Records from a data collection
=== Section Start ===

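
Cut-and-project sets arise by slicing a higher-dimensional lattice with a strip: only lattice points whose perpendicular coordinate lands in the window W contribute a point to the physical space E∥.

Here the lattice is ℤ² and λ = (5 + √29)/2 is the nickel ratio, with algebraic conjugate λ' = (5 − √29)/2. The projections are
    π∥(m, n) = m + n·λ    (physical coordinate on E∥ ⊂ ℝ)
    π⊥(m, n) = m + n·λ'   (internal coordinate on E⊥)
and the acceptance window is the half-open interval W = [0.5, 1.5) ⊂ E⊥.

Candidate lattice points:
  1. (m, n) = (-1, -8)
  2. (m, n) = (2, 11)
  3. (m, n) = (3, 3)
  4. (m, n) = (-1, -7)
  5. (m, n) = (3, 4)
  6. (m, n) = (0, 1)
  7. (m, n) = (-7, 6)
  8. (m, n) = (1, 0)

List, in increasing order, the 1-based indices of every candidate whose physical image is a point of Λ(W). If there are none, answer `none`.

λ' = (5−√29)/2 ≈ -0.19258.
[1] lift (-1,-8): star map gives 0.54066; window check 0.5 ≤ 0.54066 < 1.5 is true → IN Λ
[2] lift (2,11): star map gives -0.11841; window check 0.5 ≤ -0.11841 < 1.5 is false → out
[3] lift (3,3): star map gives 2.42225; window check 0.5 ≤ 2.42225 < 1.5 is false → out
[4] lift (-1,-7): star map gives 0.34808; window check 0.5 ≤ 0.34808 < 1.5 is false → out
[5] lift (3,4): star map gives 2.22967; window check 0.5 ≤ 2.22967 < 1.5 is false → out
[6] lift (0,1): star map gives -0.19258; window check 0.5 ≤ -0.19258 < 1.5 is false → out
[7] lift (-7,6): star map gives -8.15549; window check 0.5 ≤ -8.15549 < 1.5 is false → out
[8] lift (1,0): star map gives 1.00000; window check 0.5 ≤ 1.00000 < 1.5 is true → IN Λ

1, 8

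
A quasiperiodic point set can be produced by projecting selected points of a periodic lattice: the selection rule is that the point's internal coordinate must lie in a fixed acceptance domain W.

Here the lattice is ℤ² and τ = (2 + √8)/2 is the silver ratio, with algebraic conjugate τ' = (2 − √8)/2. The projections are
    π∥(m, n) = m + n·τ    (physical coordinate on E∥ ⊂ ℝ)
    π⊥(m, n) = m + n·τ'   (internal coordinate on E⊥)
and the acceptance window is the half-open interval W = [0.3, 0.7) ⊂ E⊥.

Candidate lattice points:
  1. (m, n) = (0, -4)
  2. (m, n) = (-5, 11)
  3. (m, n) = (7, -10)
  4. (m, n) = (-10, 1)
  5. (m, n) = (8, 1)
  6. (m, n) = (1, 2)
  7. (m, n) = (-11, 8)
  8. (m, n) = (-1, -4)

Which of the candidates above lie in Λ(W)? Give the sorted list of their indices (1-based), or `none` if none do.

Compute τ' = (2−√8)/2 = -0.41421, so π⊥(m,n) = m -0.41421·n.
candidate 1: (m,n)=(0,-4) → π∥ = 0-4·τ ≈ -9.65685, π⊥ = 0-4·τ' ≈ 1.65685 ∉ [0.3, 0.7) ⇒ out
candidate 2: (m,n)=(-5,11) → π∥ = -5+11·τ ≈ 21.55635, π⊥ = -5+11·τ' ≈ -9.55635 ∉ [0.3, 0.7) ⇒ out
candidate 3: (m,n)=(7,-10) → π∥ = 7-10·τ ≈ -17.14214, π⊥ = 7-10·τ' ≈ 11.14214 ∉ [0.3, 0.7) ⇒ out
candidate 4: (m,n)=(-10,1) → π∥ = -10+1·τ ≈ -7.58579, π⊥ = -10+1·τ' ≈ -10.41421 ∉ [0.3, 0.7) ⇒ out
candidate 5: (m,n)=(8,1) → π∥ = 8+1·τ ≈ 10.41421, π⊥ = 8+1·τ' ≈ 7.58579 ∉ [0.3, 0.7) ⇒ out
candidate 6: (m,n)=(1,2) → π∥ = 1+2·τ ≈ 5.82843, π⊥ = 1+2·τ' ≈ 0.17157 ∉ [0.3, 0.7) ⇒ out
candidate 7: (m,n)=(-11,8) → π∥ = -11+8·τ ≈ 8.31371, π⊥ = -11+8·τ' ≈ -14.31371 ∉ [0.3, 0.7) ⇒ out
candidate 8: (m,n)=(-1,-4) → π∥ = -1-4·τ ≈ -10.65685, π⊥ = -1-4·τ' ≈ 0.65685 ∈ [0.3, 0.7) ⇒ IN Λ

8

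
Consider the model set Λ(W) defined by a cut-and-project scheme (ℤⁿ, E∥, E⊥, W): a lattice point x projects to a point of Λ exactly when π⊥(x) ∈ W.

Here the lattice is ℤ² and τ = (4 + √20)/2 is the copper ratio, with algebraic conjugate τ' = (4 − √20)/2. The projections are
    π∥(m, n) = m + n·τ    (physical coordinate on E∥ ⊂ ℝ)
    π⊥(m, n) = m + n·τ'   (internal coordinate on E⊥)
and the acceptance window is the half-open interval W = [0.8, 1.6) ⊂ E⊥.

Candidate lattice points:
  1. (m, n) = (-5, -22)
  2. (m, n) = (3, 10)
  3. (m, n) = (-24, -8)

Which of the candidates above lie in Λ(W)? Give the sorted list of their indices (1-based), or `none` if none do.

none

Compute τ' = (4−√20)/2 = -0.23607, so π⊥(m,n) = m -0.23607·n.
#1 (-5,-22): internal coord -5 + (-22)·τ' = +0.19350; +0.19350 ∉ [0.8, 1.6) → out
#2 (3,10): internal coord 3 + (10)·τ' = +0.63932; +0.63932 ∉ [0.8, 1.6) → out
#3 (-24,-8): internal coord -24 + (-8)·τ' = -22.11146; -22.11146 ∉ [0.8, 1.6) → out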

=== Section End ===

*What you are asked to do*
Make an exact copy of every line in the data.

*Task output*
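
Cut-and-project sets arise by slicing a higher-dimensional lattice with a strip: only lattice points whose perpendicular coordinate lands in the window W contribute a point to the physical space E∥.

Here the lattice is ℤ² and λ = (5 + √29)/2 is the nickel ratio, with algebraic conjugate λ' = (5 − √29)/2. The projections are
    π∥(m, n) = m + n·λ    (physical coordinate on E∥ ⊂ ℝ)
    π⊥(m, n) = m + n·λ'   (internal coordinate on E⊥)
and the acceptance window is the half-open interval W = [0.5, 1.5) ⊂ E⊥.

Candidate lattice points:
  1. (m, n) = (-1, -8)
  2. (m, n) = (2, 11)
  3. (m, n) = (3, 3)
  4. (m, n) = (-1, -7)
  5. (m, n) = (3, 4)
  6. (m, n) = (0, 1)
  7. (m, n) = (-7, 6)
  8. (m, n) = (1, 0)

List, in increasing order, the 1-based indices of every candidate whose physical image is a point of Λ(W). If there are none, answer `none`.

λ' = (5−√29)/2 ≈ -0.19258.
[1] lift (-1,-8): star map gives 0.54066; window check 0.5 ≤ 0.54066 < 1.5 is true → IN Λ
[2] lift (2,11): star map gives -0.11841; window check 0.5 ≤ -0.11841 < 1.5 is false → out
[3] lift (3,3): star map gives 2.42225; window check 0.5 ≤ 2.42225 < 1.5 is false → out
[4] lift (-1,-7): star map gives 0.34808; window check 0.5 ≤ 0.34808 < 1.5 is false → out
[5] lift (3,4): star map gives 2.22967; window check 0.5 ≤ 2.22967 < 1.5 is false → out
[6] lift (0,1): star map gives -0.19258; window check 0.5 ≤ -0.19258 < 1.5 is false → out
[7] lift (-7,6): star map gives -8.15549; window check 0.5 ≤ -8.15549 < 1.5 is false → out
[8] lift (1,0): star map gives 1.00000; window check 0.5 ≤ 1.00000 < 1.5 is true → IN Λ

1, 8

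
A quasiperiodic point set can be produced by projecting selected points of a periodic lattice: the selection rule is that the point's internal coordinate must lie in a fixed acceptance domain W.

Here the lattice is ℤ² and τ = (2 + √8)/2 is the silver ratio, with algebraic conjugate τ' = (2 − √8)/2. The projections are
    π∥(m, n) = m + n·τ    (physical coordinate on E∥ ⊂ ℝ)
    π⊥(m, n) = m + n·τ'   (internal coordinate on E⊥)
and the acceptance window is the half-open interval W = [0.3, 0.7) ⊂ E⊥.

Candidate lattice points:
  1. (m, n) = (0, -4)
  2. (m, n) = (-5, 11)
  3. (m, n) = (7, -10)
  4. (m, n) = (-10, 1)
  5. (m, n) = (8, 1)
  6. (m, n) = (1, 2)
  7. (m, n) = (-11, 8)
  8. (m, n) = (-1, -4)

Which of the candidates above lie in Λ(W)? Give the sorted list of their indices (1-based), or `none` if none do.

Compute τ' = (2−√8)/2 = -0.41421, so π⊥(m,n) = m -0.41421·n.
candidate 1: (m,n)=(0,-4) → π∥ = 0-4·τ ≈ -9.65685, π⊥ = 0-4·τ' ≈ 1.65685 ∉ [0.3, 0.7) ⇒ out
candidate 2: (m,n)=(-5,11) → π∥ = -5+11·τ ≈ 21.55635, π⊥ = -5+11·τ' ≈ -9.55635 ∉ [0.3, 0.7) ⇒ out
candidate 3: (m,n)=(7,-10) → π∥ = 7-10·τ ≈ -17.14214, π⊥ = 7-10·τ' ≈ 11.14214 ∉ [0.3, 0.7) ⇒ out
candidate 4: (m,n)=(-10,1) → π∥ = -10+1·τ ≈ -7.58579, π⊥ = -10+1·τ' ≈ -10.41421 ∉ [0.3, 0.7) ⇒ out
candidate 5: (m,n)=(8,1) → π∥ = 8+1·τ ≈ 10.41421, π⊥ = 8+1·τ' ≈ 7.58579 ∉ [0.3, 0.7) ⇒ out
candidate 6: (m,n)=(1,2) → π∥ = 1+2·τ ≈ 5.82843, π⊥ = 1+2·τ' ≈ 0.17157 ∉ [0.3, 0.7) ⇒ out
candidate 7: (m,n)=(-11,8) → π∥ = -11+8·τ ≈ 8.31371, π⊥ = -11+8·τ' ≈ -14.31371 ∉ [0.3, 0.7) ⇒ out
candidate 8: (m,n)=(-1,-4) → π∥ = -1-4·τ ≈ -10.65685, π⊥ = -1-4·τ' ≈ 0.65685 ∈ [0.3, 0.7) ⇒ IN Λ

8

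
Consider the model set Λ(W) defined by a cut-and-project scheme (ℤⁿ, E∥, E⊥, W): a lattice point x projects to a point of Λ exactly when π⊥(x) ∈ W.

Here the lattice is ℤ² and τ = (4 + √20)/2 is the copper ratio, with algebraic conjugate τ' = (4 − √20)/2. The projections are
    π∥(m, n) = m + n·τ    (physical coordinate on E∥ ⊂ ℝ)
    π⊥(m, n) = m + n·τ'   (internal coordinate on E⊥)
and the acceptance window is the half-open interval W = [0.8, 1.6) ⊂ E⊥.

Candidate lattice points:
  1. (m, n) = (-5, -22)
  2. (m, n) = (3, 10)
  3. (m, n) = (-24, -8)

Which of the candidates above lie in Λ(W)? Give the sorted list of their indices (1-based), or `none` if none do.

none

Compute τ' = (4−√20)/2 = -0.23607, so π⊥(m,n) = m -0.23607·n.
#1 (-5,-22): internal coord -5 + (-22)·τ' = +0.19350; +0.19350 ∉ [0.8, 1.6) → out
#2 (3,10): internal coord 3 + (10)·τ' = +0.63932; +0.63932 ∉ [0.8, 1.6) → out
#3 (-24,-8): internal coord -24 + (-8)·τ' = -22.11146; -22.11146 ∉ [0.8, 1.6) → out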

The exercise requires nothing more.